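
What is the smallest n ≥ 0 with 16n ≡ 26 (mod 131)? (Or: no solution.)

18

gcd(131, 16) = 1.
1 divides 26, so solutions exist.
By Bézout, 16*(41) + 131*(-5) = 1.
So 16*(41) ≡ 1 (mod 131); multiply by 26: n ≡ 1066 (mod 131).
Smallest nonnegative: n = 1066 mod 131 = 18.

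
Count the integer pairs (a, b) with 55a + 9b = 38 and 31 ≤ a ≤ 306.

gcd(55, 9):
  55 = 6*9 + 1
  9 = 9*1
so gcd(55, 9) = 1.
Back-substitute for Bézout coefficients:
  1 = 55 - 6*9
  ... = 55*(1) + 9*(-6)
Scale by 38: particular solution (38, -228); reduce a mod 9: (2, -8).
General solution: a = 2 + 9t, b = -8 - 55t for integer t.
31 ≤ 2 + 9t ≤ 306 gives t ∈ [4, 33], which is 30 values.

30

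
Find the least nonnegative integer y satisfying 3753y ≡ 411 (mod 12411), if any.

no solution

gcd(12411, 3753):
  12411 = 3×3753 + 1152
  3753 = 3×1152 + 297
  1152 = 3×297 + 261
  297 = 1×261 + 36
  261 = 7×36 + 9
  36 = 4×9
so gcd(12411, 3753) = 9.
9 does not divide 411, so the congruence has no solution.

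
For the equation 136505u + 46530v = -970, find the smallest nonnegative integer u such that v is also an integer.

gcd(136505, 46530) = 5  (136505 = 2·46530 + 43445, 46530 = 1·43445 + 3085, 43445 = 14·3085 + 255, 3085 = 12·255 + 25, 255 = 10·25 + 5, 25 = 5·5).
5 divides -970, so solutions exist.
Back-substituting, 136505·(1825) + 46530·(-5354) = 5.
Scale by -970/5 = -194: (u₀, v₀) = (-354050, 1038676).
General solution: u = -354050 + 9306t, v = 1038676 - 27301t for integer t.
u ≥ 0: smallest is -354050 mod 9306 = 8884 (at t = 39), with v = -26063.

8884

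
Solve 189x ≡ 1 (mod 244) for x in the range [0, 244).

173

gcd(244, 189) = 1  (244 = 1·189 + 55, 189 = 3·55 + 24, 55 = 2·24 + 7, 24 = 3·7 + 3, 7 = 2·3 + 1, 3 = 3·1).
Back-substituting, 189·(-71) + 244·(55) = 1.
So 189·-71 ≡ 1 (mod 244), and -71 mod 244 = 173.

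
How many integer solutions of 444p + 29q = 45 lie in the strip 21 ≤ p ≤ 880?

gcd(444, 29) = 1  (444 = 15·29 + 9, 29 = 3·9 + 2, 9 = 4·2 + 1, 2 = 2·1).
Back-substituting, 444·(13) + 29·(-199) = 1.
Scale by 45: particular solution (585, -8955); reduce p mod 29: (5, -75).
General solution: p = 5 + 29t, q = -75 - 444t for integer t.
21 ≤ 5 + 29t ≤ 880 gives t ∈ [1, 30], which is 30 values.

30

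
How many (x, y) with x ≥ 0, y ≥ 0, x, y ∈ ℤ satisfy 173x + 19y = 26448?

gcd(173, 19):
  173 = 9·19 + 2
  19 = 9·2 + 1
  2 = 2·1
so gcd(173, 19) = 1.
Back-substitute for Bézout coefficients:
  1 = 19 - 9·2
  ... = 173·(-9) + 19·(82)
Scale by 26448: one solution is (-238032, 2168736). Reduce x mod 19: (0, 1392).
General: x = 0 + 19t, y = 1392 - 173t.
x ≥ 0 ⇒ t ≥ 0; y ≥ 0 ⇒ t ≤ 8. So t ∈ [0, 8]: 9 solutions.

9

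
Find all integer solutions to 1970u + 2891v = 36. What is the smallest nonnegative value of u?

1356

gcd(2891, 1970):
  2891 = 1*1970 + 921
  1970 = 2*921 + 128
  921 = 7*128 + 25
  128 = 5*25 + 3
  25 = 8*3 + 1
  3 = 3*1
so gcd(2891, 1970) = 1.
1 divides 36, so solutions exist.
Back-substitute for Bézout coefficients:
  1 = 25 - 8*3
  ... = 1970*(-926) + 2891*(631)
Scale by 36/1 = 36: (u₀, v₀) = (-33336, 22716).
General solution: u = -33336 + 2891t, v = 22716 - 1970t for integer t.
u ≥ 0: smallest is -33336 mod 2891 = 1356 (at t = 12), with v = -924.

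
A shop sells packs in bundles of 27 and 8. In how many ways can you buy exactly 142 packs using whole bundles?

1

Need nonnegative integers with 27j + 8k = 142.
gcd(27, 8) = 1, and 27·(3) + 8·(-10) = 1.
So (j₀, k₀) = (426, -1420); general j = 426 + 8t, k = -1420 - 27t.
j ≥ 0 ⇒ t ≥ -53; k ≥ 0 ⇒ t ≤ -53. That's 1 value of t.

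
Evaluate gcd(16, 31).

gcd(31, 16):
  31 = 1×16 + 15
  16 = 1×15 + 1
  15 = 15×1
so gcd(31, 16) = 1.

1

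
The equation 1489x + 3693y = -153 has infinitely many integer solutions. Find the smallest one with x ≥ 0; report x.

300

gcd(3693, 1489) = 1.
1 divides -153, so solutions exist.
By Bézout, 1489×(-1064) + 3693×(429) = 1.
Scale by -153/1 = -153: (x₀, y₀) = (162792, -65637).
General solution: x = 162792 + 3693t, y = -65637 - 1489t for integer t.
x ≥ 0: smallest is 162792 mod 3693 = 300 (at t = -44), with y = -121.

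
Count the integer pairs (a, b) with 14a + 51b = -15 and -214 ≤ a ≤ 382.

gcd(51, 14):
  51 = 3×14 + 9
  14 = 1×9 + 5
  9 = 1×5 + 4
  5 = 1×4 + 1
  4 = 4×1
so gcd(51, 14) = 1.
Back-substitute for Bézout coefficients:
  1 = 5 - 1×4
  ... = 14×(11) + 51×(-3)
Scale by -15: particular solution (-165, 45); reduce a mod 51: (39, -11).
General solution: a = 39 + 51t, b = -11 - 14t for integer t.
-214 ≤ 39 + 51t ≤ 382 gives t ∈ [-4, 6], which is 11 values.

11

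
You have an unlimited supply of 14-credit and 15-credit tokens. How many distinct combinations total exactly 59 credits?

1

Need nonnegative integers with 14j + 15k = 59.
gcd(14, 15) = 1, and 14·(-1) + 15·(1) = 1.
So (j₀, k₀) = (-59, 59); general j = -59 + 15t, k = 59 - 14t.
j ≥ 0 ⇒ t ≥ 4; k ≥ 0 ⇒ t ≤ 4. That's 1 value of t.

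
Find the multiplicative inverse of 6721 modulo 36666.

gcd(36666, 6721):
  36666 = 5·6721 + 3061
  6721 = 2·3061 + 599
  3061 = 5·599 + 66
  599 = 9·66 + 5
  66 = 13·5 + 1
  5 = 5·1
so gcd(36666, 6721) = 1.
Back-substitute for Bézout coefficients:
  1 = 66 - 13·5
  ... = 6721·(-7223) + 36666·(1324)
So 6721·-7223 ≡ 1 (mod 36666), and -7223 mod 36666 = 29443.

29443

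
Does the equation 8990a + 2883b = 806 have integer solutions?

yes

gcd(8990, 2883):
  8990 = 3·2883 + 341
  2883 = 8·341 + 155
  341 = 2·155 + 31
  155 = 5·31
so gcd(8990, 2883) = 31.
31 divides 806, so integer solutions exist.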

+ + + + + + +

* _About this exercise_:
A verbatim copy of the records above should be returned.

* _Solution_:
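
What is the smallest n ≥ 0 with 16n ≡ 26 (mod 131)? (Or: no solution.)

18

gcd(131, 16) = 1.
1 divides 26, so solutions exist.
By Bézout, 16*(41) + 131*(-5) = 1.
So 16*(41) ≡ 1 (mod 131); multiply by 26: n ≡ 1066 (mod 131).
Smallest nonnegative: n = 1066 mod 131 = 18.

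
Count the integer pairs (a, b) with 55a + 9b = 38 and 31 ≤ a ≤ 306.

gcd(55, 9):
  55 = 6*9 + 1
  9 = 9*1
so gcd(55, 9) = 1.
Back-substitute for Bézout coefficients:
  1 = 55 - 6*9
  ... = 55*(1) + 9*(-6)
Scale by 38: particular solution (38, -228); reduce a mod 9: (2, -8).
General solution: a = 2 + 9t, b = -8 - 55t for integer t.
31 ≤ 2 + 9t ≤ 306 gives t ∈ [4, 33], which is 30 values.

30

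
Find the least nonnegative integer y satisfying 3753y ≡ 411 (mod 12411), if any.

no solution

gcd(12411, 3753):
  12411 = 3×3753 + 1152
  3753 = 3×1152 + 297
  1152 = 3×297 + 261
  297 = 1×261 + 36
  261 = 7×36 + 9
  36 = 4×9
so gcd(12411, 3753) = 9.
9 does not divide 411, so the congruence has no solution.

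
For the equation 136505u + 46530v = -970, find the smallest nonnegative integer u such that v is also an integer.

gcd(136505, 46530) = 5  (136505 = 2·46530 + 43445, 46530 = 1·43445 + 3085, 43445 = 14·3085 + 255, 3085 = 12·255 + 25, 255 = 10·25 + 5, 25 = 5·5).
5 divides -970, so solutions exist.
Back-substituting, 136505·(1825) + 46530·(-5354) = 5.
Scale by -970/5 = -194: (u₀, v₀) = (-354050, 1038676).
General solution: u = -354050 + 9306t, v = 1038676 - 27301t for integer t.
u ≥ 0: smallest is -354050 mod 9306 = 8884 (at t = 39), with v = -26063.

8884

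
Solve 189x ≡ 1 (mod 244) for x in the range [0, 244).

173

gcd(244, 189) = 1  (244 = 1·189 + 55, 189 = 3·55 + 24, 55 = 2·24 + 7, 24 = 3·7 + 3, 7 = 2·3 + 1, 3 = 3·1).
Back-substituting, 189·(-71) + 244·(55) = 1.
So 189·-71 ≡ 1 (mod 244), and -71 mod 244 = 173.

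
How many integer solutions of 444p + 29q = 45 lie in the strip 21 ≤ p ≤ 880?

gcd(444, 29) = 1  (444 = 15·29 + 9, 29 = 3·9 + 2, 9 = 4·2 + 1, 2 = 2·1).
Back-substituting, 444·(13) + 29·(-199) = 1.
Scale by 45: particular solution (585, -8955); reduce p mod 29: (5, -75).
General solution: p = 5 + 29t, q = -75 - 444t for integer t.
21 ≤ 5 + 29t ≤ 880 gives t ∈ [1, 30], which is 30 values.

30

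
How many (x, y) with x ≥ 0, y ≥ 0, x, y ∈ ℤ satisfy 173x + 19y = 26448?

gcd(173, 19):
  173 = 9·19 + 2
  19 = 9·2 + 1
  2 = 2·1
so gcd(173, 19) = 1.
Back-substitute for Bézout coefficients:
  1 = 19 - 9·2
  ... = 173·(-9) + 19·(82)
Scale by 26448: one solution is (-238032, 2168736). Reduce x mod 19: (0, 1392).
General: x = 0 + 19t, y = 1392 - 173t.
x ≥ 0 ⇒ t ≥ 0; y ≥ 0 ⇒ t ≤ 8. So t ∈ [0, 8]: 9 solutions.

9

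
Find all integer solutions to 1970u + 2891v = 36. What is the smallest nonnegative value of u?

1356

gcd(2891, 1970):
  2891 = 1*1970 + 921
  1970 = 2*921 + 128
  921 = 7*128 + 25
  128 = 5*25 + 3
  25 = 8*3 + 1
  3 = 3*1
so gcd(2891, 1970) = 1.
1 divides 36, so solutions exist.
Back-substitute for Bézout coefficients:
  1 = 25 - 8*3
  ... = 1970*(-926) + 2891*(631)
Scale by 36/1 = 36: (u₀, v₀) = (-33336, 22716).
General solution: u = -33336 + 2891t, v = 22716 - 1970t for integer t.
u ≥ 0: smallest is -33336 mod 2891 = 1356 (at t = 12), with v = -924.

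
A shop sells packs in bundles of 27 and 8. In how many ways can you buy exactly 142 packs using whole bundles?

1

Need nonnegative integers with 27j + 8k = 142.
gcd(27, 8) = 1, and 27·(3) + 8·(-10) = 1.
So (j₀, k₀) = (426, -1420); general j = 426 + 8t, k = -1420 - 27t.
j ≥ 0 ⇒ t ≥ -53; k ≥ 0 ⇒ t ≤ -53. That's 1 value of t.

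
Evaluate gcd(16, 31).

gcd(31, 16):
  31 = 1×16 + 15
  16 = 1×15 + 1
  15 = 15×1
so gcd(31, 16) = 1.

1

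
The equation 1489x + 3693y = -153 has infinitely many integer solutions. Find the smallest one with x ≥ 0; report x.

300

gcd(3693, 1489) = 1.
1 divides -153, so solutions exist.
By Bézout, 1489×(-1064) + 3693×(429) = 1.
Scale by -153/1 = -153: (x₀, y₀) = (162792, -65637).
General solution: x = 162792 + 3693t, y = -65637 - 1489t for integer t.
x ≥ 0: smallest is 162792 mod 3693 = 300 (at t = -44), with y = -121.

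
Count the integer pairs (a, b) with 14a + 51b = -15 and -214 ≤ a ≤ 382.

gcd(51, 14):
  51 = 3×14 + 9
  14 = 1×9 + 5
  9 = 1×5 + 4
  5 = 1×4 + 1
  4 = 4×1
so gcd(51, 14) = 1.
Back-substitute for Bézout coefficients:
  1 = 5 - 1×4
  ... = 14×(11) + 51×(-3)
Scale by -15: particular solution (-165, 45); reduce a mod 51: (39, -11).
General solution: a = 39 + 51t, b = -11 - 14t for integer t.
-214 ≤ 39 + 51t ≤ 382 gives t ∈ [-4, 6], which is 11 values.

11

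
You have an unlimited supply of 14-credit and 15-credit tokens. How many distinct combinations total exactly 59 credits?

1

Need nonnegative integers with 14j + 15k = 59.
gcd(14, 15) = 1, and 14·(-1) + 15·(1) = 1.
So (j₀, k₀) = (-59, 59); general j = -59 + 15t, k = 59 - 14t.
j ≥ 0 ⇒ t ≥ 4; k ≥ 0 ⇒ t ≤ 4. That's 1 value of t.

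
Find the multiplicative inverse of 6721 modulo 36666.

gcd(36666, 6721):
  36666 = 5·6721 + 3061
  6721 = 2·3061 + 599
  3061 = 5·599 + 66
  599 = 9·66 + 5
  66 = 13·5 + 1
  5 = 5·1
so gcd(36666, 6721) = 1.
Back-substitute for Bézout coefficients:
  1 = 66 - 13·5
  ... = 6721·(-7223) + 36666·(1324)
So 6721·-7223 ≡ 1 (mod 36666), and -7223 mod 36666 = 29443.

29443

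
Does the equation 8990a + 2883b = 806 have integer solutions?

yes

gcd(8990, 2883):
  8990 = 3·2883 + 341
  2883 = 8·341 + 155
  341 = 2·155 + 31
  155 = 5·31
so gcd(8990, 2883) = 31.
31 divides 806, so integer solutions exist.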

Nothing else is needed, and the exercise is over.